— Given records —
----
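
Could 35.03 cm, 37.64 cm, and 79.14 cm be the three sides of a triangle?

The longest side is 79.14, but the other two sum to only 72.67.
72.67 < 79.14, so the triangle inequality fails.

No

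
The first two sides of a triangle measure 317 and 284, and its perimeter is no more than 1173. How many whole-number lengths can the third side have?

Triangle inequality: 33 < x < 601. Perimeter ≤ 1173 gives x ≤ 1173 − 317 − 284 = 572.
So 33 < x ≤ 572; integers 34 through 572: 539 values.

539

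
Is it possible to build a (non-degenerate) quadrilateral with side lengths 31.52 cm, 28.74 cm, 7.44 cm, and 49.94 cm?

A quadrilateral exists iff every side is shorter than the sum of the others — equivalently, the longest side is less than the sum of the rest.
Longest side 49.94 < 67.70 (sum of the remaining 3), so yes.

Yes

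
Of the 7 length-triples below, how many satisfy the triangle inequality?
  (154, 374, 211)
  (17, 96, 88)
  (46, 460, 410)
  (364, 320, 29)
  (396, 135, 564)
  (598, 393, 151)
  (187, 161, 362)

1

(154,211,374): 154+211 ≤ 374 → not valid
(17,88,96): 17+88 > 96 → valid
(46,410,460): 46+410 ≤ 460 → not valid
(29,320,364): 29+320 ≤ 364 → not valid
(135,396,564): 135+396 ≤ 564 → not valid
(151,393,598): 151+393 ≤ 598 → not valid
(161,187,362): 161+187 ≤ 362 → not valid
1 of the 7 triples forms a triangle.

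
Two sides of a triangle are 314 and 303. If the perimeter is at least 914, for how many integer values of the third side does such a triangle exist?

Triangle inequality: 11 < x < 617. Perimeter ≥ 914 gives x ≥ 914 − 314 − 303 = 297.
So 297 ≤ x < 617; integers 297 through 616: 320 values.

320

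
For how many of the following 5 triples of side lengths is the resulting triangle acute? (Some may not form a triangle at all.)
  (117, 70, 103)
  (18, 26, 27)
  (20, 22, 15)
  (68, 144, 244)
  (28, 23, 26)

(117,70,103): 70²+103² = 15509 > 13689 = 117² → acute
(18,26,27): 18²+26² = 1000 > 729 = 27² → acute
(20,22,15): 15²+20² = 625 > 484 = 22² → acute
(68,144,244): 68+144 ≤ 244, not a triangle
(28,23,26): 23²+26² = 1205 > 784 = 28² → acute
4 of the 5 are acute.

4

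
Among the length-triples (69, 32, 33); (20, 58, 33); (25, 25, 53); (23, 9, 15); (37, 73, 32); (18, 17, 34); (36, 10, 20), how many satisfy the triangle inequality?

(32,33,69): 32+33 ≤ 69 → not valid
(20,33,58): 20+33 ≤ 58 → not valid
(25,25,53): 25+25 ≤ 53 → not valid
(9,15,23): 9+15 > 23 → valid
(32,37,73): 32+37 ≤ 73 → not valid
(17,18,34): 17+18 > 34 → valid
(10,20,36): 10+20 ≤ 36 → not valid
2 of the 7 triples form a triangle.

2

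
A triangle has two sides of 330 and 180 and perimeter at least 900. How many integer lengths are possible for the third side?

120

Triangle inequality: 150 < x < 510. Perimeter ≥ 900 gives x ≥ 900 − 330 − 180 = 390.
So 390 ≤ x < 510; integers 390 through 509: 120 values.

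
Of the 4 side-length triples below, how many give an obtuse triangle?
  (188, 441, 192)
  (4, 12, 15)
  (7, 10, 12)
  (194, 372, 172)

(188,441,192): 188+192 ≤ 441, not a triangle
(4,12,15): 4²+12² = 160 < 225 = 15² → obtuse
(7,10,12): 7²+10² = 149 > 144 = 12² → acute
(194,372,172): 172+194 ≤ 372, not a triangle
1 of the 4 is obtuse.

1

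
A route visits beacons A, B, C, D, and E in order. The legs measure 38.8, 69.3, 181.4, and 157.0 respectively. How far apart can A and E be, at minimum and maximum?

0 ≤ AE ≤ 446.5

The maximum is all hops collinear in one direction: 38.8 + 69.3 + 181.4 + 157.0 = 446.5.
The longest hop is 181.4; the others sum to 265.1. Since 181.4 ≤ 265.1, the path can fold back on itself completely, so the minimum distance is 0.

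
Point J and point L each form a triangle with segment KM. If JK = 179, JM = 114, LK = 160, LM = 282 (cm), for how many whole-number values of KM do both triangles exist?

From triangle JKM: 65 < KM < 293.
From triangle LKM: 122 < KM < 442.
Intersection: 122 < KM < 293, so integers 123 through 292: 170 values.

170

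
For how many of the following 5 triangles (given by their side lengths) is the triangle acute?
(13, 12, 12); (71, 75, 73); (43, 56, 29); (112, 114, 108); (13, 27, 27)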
----
Set apart and copy each line of the records that holds the word "below".

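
Of the 7 length-triples below, how many satisfy the triangle inequality?
Of the 4 side-length triples below, how many give an obtuse triangle?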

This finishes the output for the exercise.